YOUR ASSIGNMENT: Copy out exactly the lines from the one containing "A 48-item moral" to the end of the records below, both included, and nothing else.

Stored data entries:
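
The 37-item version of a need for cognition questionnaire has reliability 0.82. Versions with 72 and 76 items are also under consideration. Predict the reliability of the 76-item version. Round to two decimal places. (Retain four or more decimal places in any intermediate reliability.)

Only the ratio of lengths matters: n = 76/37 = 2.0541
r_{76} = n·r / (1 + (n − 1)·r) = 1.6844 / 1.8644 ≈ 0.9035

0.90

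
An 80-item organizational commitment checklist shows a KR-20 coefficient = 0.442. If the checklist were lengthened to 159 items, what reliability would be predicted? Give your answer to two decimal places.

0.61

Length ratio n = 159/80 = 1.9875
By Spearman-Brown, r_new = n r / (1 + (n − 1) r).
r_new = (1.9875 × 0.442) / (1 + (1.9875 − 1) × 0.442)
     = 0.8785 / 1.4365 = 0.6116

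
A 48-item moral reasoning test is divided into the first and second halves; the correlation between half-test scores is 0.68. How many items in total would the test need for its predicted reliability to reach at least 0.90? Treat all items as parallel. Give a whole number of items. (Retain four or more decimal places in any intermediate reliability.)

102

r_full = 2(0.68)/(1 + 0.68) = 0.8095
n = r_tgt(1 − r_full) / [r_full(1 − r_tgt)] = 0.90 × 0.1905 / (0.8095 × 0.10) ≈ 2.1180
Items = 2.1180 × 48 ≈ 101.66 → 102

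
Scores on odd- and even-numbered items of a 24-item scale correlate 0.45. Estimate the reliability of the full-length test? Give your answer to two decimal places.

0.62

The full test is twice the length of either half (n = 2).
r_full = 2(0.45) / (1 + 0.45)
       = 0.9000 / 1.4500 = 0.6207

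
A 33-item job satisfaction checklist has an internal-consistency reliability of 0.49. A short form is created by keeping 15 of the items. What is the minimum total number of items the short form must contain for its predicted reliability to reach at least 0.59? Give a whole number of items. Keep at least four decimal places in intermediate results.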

REPLY:
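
A 48-item moral reasoning test is divided into the first and second halves; the correlation between half-test scores is 0.68. How many items in total would the test need for its predicted reliability to reach at least 0.90? Treat all items as parallel. Give a whole number of items. (Retain four or more decimal places in any intermediate reliability.)

102

r_full = 2(0.68)/(1 + 0.68) = 0.8095
n = r_tgt(1 − r_full) / [r_full(1 − r_tgt)] = 0.90 × 0.1905 / (0.8095 × 0.10) ≈ 2.1180
Items = 2.1180 × 48 ≈ 101.66 → 102

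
Scores on odd- and even-numbered items of a 24-item scale correlate 0.45. Estimate the reliability of the full-length test? Give your answer to two decimal places.

0.62

The full test is twice the length of either half (n = 2).
r_full = 2(0.45) / (1 + 0.45)
       = 0.9000 / 1.4500 = 0.6207

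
A 33-item job satisfaction checklist has an internal-consistency reliability of 0.49. A short form is created by keeping 15 of the items. What is the minimum total number of items the short form must contain for its predicted reliability to reach at least 0.59? Give a whole number of items. Keep at least four decimal places in intermediate results.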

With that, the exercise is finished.